BEGIN Data to use
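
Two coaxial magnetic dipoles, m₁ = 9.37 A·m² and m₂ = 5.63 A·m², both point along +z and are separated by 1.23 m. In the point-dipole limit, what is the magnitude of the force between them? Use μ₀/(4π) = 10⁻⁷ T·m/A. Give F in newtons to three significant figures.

On-axis B of dipole 1: B = (μ₀/4π)·2m₁/r³. Force on dipole 2: F = m₂·dB/dr.
dB/dr = −(μ₀/4π)·6m₁/r⁴, so |F| = (μ₀/4π)·6m₁m₂/r⁴.
F = 6(10⁻⁷)(9.37)(5.63)/(1.23)⁴ = 1.383×10⁻⁵ N.

F ≈ 1.38×10⁻⁵ N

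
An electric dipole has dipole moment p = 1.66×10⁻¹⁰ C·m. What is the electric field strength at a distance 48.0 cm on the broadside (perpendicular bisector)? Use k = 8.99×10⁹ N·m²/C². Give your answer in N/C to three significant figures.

E ≈ 13.5 N/C

On the perpendicular bisector E = kp/r³ (half the axial value at the same distance).
E = (8.99×10⁹)(1.66×10⁻¹⁰) / (0.480)³ = 13.49 N/C.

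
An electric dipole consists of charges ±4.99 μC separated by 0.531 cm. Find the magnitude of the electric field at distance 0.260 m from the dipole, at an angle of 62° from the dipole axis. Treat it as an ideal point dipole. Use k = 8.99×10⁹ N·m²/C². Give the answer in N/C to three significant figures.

E ≈ 1.75×10⁴ N/C

Dipole moment p = qd = (4.99×10⁻⁶ C)(0.00531 m) = 2.65×10⁻⁸ C·m.
At angle θ the dipole field magnitude is E = (kp/r³)·√(1 + 3cos²θ).
kp/r³ = (8.99×10⁹)(2.65×10⁻⁸) / (0.260)³ = 1.355×10⁴ N/C.
√(1 + 3cos²62°) = √(1 + 3·0.2204) = √1.6612 ≈ 1.2889.
E ≈ 1.355×10⁴ × 1.289 = 1.747×10⁴ N/C.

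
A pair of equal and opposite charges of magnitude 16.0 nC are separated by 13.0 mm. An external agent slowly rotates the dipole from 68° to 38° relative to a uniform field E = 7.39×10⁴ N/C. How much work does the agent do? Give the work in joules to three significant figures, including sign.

Dipole moment p = qd = (1.60×10⁻⁸ C)(0.0130 m) = 2.08×10⁻¹⁰ C·m.
W_ext = ΔU = U(θ₂) − U(θ₁) = −pE cosθ₂ − (−pE cosθ₁) = pE(cosθ₁ − cosθ₂).
W = (2.08×10⁻¹⁰)(7.39×10⁴)·(cos68° − cos38°) = (1.537×10⁻⁵)·(-0.4134) = -6.355×10⁻⁶ J.

W ≈ -6.35×10⁻⁶ J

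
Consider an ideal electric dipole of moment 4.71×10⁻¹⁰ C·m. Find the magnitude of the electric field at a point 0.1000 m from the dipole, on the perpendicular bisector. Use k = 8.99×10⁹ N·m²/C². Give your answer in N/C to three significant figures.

On the perpendicular bisector E = kp/r³ (half the axial value at the same distance).
E = (8.99×10⁹)(4.71×10⁻¹⁰) / (0.100)³ = 4234 N/C.

E ≈ 4230 N/C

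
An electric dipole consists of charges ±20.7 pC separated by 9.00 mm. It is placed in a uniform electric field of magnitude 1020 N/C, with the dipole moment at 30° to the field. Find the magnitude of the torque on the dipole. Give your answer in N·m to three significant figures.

Dipole moment p = qd = (2.07×10⁻¹¹ C)(0.00900 m) = 1.863×10⁻¹³ C·m.
Torque on an electric dipole: τ = pE sinθ.
τ = (1.863×10⁻¹³)(1020)·sin30° = 9.501×10⁻¹¹ N·m.

τ ≈ 9.50×10⁻¹¹ N·m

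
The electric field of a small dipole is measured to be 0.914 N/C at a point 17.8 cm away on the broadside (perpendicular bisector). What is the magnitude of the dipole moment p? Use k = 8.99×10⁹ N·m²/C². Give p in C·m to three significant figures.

p ≈ 5.73×10⁻¹³ C·m

In the equatorial plane E = kp/r³, so p = Er³/(k).
p = (0.914)·(0.178)³ / (8.99×10⁹) = 5.734×10⁻¹³ C·m.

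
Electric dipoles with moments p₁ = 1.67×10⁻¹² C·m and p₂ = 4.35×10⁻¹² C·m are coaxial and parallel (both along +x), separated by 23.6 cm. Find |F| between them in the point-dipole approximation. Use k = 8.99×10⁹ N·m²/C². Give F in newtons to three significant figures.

F ≈ 1.26×10⁻¹⁰ N

On-axis field of dipole 1 at distance r: E = 2kp₁/r³. Force on dipole 2 is F = p₂·dE/dr (gradient along axis).
dE/dr = −6kp₁/r⁴, so |F| = 6kp₁p₂/r⁴ (attractive for aligned moments).
F = 6(8.99×10⁹)(1.67×10⁻¹²)(4.35×10⁻¹²)/(0.236)⁴ = 1.263×10⁻¹⁰ N.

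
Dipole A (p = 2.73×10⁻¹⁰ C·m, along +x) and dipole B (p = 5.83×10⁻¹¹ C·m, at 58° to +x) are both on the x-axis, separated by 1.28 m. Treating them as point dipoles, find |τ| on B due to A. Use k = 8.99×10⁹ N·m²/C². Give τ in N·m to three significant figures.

τ ≈ 1.16×10⁻¹⁰ N·m

The second dipole sits on the axis of the first, so the field there is axial: E₁ = 2kp₁/r³ along +x.
E₁ = 2(8.99×10⁹)(2.73×10⁻¹⁰)/(1.28)³ = 2.341 N/C.
Torque on the second dipole: τ = p₂ E₁ sinθ.
τ = (5.83×10⁻¹¹)(2.341)·sin58° = 1.157×10⁻¹⁰ N·m.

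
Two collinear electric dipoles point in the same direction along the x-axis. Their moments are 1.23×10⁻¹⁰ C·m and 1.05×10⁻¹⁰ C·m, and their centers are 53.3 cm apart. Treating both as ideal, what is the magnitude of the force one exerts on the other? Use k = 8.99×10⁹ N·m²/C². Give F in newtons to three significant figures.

F ≈ 8.63×10⁻⁹ N

On-axis field of dipole 1 at distance r: E = 2kp₁/r³. Force on dipole 2 is F = p₂·dE/dr (gradient along axis).
dE/dr = −6kp₁/r⁴, so |F| = 6kp₁p₂/r⁴ (attractive for aligned moments).
F = 6(8.99×10⁹)(1.23×10⁻¹⁰)(1.05×10⁻¹⁰)/(0.533)⁴ = 8.632×10⁻⁹ N.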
END Data to use
* Aim of the task *
Transcribe exactly the lines from the one containing "Two collinear electric" through the end of the records, both included, and nothing else.

* Written answer *
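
Two collinear electric dipoles point in the same direction along the x-axis. Their moments are 1.23×10⁻¹⁰ C·m and 1.05×10⁻¹⁰ C·m, and their centers are 53.3 cm apart. Treating both as ideal, what is the magnitude of the force one exerts on the other? Use k = 8.99×10⁹ N·m²/C². Give F in newtons to three significant figures.

F ≈ 8.63×10⁻⁹ N

On-axis field of dipole 1 at distance r: E = 2kp₁/r³. Force on dipole 2 is F = p₂·dE/dr (gradient along axis).
dE/dr = −6kp₁/r⁴, so |F| = 6kp₁p₂/r⁴ (attractive for aligned moments).
F = 6(8.99×10⁹)(1.23×10⁻¹⁰)(1.05×10⁻¹⁰)/(0.533)⁴ = 8.632×10⁻⁹ N.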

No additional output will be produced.